-------- Supplied data

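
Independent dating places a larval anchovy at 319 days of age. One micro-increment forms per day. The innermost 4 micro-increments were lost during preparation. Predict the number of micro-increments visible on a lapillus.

One micro-increment per day gives 319 micro-increments over 319 days.
Subtracting the 4 micro-increments not captured gives 319 − 4 = 315 micro-increments in the record.

315 micro-increments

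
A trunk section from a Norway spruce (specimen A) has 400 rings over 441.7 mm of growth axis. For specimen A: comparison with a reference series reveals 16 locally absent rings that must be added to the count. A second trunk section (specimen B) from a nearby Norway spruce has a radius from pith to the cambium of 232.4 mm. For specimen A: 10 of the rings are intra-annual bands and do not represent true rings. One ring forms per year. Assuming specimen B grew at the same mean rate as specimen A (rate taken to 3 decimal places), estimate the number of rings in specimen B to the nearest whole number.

Specimen A: true ring count = 400 − 10 + 16 = 406.
A: Mean rate = 441.7 mm / 406 years ≈ 1.088 mm/year.
B spans 232.4 / 1.088 = 213.60 years ≈ 214 rings.

214 rings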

----------------

» Task to complete
Would you output every record above exactly as it stands?

» Your solution
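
Independent dating places a larval anchovy at 319 days of age. One micro-increment forms per day. The innermost 4 micro-increments were lost during preparation. Predict the number of micro-increments visible on a lapillus.

One micro-increment per day gives 319 micro-increments over 319 days.
Subtracting the 4 micro-increments not captured gives 319 − 4 = 315 micro-increments in the record.

315 micro-increments

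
A trunk section from a Norway spruce (specimen A) has 400 rings over 441.7 mm of growth axis. For specimen A: comparison with a reference series reveals 16 locally absent rings that must be added to the count. A second trunk section (specimen B) from a nearby Norway spruce has a radius from pith to the cambium of 232.4 mm. For specimen A: 10 of the rings are intra-annual bands and do not represent true rings. One ring forms per year. Assuming specimen B grew at the same mean rate as specimen A (rate taken to 3 decimal places), estimate the number of rings in specimen B to the nearest whole number.

Specimen A: true ring count = 400 − 10 + 16 = 406.
A: Mean rate = 441.7 mm / 406 years ≈ 1.088 mm/year.
B spans 232.4 / 1.088 = 213.60 years ≈ 214 rings.

214 rings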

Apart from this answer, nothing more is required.